- _Problem details_
Each entry should be written out once more, exactly as given below.

(Stored dataset items)
******************************
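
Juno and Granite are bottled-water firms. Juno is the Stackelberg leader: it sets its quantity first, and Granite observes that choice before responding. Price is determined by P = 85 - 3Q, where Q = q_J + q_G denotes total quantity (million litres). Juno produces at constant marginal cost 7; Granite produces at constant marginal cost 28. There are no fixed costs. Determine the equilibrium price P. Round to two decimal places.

31.75

The follower Granite best-responds to any q_J: π_G = (85 - 3Q)q_G - 28q_G.
Follower FOC: 57 - 3q_J - 6q_G = 0, so q_G(q_J) = (57 - 3q_J)/6.
Juno substitutes q_G(q_J) into its own profit: π_J = q_J(85 - 3q_J - (57 - 3q_J)/2) - 7q_J = (113/2 - (3/2)q_J)q_J - 7q_J.
Leader FOC: 99/2 - 3q_J = 0, so q_J = 33/2.
Then q_G = (57 - 3·(33/2))/6 = 5/4.
Total output Q = 71/4, so price P = 85 - 3·(71/4) = 127/4.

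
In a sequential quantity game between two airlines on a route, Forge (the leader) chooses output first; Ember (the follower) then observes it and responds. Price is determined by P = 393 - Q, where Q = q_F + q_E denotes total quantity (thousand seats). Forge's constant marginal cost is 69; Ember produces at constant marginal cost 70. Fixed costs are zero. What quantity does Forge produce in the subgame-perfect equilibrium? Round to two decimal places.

162.50

Solve by backward induction. Given q_F, the follower Ember maximises π_E = (393 - q_F - q_E)q_E - 70q_E.
Follower FOC: 323 - q_F - 2q_E = 0, so q_E(q_F) = (323 - q_F)/2.
The leader anticipates this reaction. Substituting into P = 393 - Q gives P = 463/2 - (1/2)q_F, so π_F = (463/2 - (1/2)q_F)q_F - 69q_F.
Leader FOC: 325/2 - q_F = 0, so q_F = 325/2.
Then q_E = (323 - 325/2)/2 = 321/4.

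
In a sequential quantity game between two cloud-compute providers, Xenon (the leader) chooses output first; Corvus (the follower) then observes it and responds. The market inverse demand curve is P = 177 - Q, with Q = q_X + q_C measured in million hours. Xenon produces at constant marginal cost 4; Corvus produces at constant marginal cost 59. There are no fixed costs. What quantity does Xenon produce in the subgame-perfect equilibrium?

The follower Corvus best-responds to any q_X: π_C = (177 - Q)q_C - 59q_C.
Setting the follower's marginal profit to zero, 118 - q_X - 2q_C = 0, i.e. q_C = (118 - q_X)/2.
Xenon substitutes q_C(q_X) into its own profit: π_X = q_X(177 - q_X - (118 - q_X)/2) - 4q_X = (118 - (1/2)q_X)q_X - 4q_X.
Leader FOC: 114 - q_X = 0, so q_X = 114.
Then q_C = (118 - 114)/2 = 2.

114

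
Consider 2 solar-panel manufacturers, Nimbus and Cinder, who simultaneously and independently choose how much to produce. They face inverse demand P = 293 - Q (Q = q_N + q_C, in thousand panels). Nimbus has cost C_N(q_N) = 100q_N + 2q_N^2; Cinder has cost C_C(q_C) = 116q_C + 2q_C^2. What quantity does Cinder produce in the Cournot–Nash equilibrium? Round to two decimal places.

Nimbus's profit: π_N = (293 - Q)q_N - (100q_N + 2q_N²). Setting ∂π_N/∂q_N = 0: 193 - 6q_N - (q_C) = 0.
Cinder's first-order condition: 177 - 6q_C - (q_N) = 0.
So q_N = (193 - q_C)/6 and q_C = (177 - q_N)/6.
Solving the pair: q_N = 981/35, q_C = 869/35.

24.83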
******************************
- _Answer space_
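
Juno and Granite are bottled-water firms. Juno is the Stackelberg leader: it sets its quantity first, and Granite observes that choice before responding. Price is determined by P = 85 - 3Q, where Q = q_J + q_G denotes total quantity (million litres). Juno produces at constant marginal cost 7; Granite produces at constant marginal cost 28. There are no fixed costs. Determine the equilibrium price P. Round to two decimal places.

31.75

The follower Granite best-responds to any q_J: π_G = (85 - 3Q)q_G - 28q_G.
Follower FOC: 57 - 3q_J - 6q_G = 0, so q_G(q_J) = (57 - 3q_J)/6.
Juno substitutes q_G(q_J) into its own profit: π_J = q_J(85 - 3q_J - (57 - 3q_J)/2) - 7q_J = (113/2 - (3/2)q_J)q_J - 7q_J.
Leader FOC: 99/2 - 3q_J = 0, so q_J = 33/2.
Then q_G = (57 - 3·(33/2))/6 = 5/4.
Total output Q = 71/4, so price P = 85 - 3·(71/4) = 127/4.

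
In a sequential quantity game between two airlines on a route, Forge (the leader) chooses output first; Ember (the follower) then observes it and responds. Price is determined by P = 393 - Q, where Q = q_F + q_E denotes total quantity (thousand seats). Forge's constant marginal cost is 69; Ember produces at constant marginal cost 70. Fixed costs are zero. What quantity does Forge produce in the subgame-perfect equilibrium? Round to two decimal places.

162.50

Solve by backward induction. Given q_F, the follower Ember maximises π_E = (393 - q_F - q_E)q_E - 70q_E.
Follower FOC: 323 - q_F - 2q_E = 0, so q_E(q_F) = (323 - q_F)/2.
The leader anticipates this reaction. Substituting into P = 393 - Q gives P = 463/2 - (1/2)q_F, so π_F = (463/2 - (1/2)q_F)q_F - 69q_F.
Leader FOC: 325/2 - q_F = 0, so q_F = 325/2.
Then q_E = (323 - 325/2)/2 = 321/4.

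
In a sequential quantity game between two cloud-compute providers, Xenon (the leader) chooses output first; Corvus (the follower) then observes it and responds. The market inverse demand curve is P = 177 - Q, with Q = q_X + q_C measured in million hours. Xenon produces at constant marginal cost 4; Corvus produces at constant marginal cost 59. There are no fixed costs. What quantity does Xenon produce in the subgame-perfect equilibrium?

The follower Corvus best-responds to any q_X: π_C = (177 - Q)q_C - 59q_C.
Setting the follower's marginal profit to zero, 118 - q_X - 2q_C = 0, i.e. q_C = (118 - q_X)/2.
Xenon substitutes q_C(q_X) into its own profit: π_X = q_X(177 - q_X - (118 - q_X)/2) - 4q_X = (118 - (1/2)q_X)q_X - 4q_X.
Leader FOC: 114 - q_X = 0, so q_X = 114.
Then q_C = (118 - 114)/2 = 2.

114

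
Consider 2 solar-panel manufacturers, Nimbus and Cinder, who simultaneously and independently choose how much to produce. They face inverse demand P = 293 - Q (Q = q_N + q_C, in thousand panels). Nimbus has cost C_N(q_N) = 100q_N + 2q_N^2; Cinder has cost C_C(q_C) = 116q_C + 2q_C^2. What quantity does Cinder produce in the Cournot–Nash equilibrium? Round to two decimal places.

Nimbus's profit: π_N = (293 - Q)q_N - (100q_N + 2q_N²). Setting ∂π_N/∂q_N = 0: 193 - 6q_N - (q_C) = 0.
Cinder's first-order condition: 177 - 6q_C - (q_N) = 0.
So q_N = (193 - q_C)/6 and q_C = (177 - q_N)/6.
Solving the pair: q_N = 981/35, q_C = 869/35.

24.83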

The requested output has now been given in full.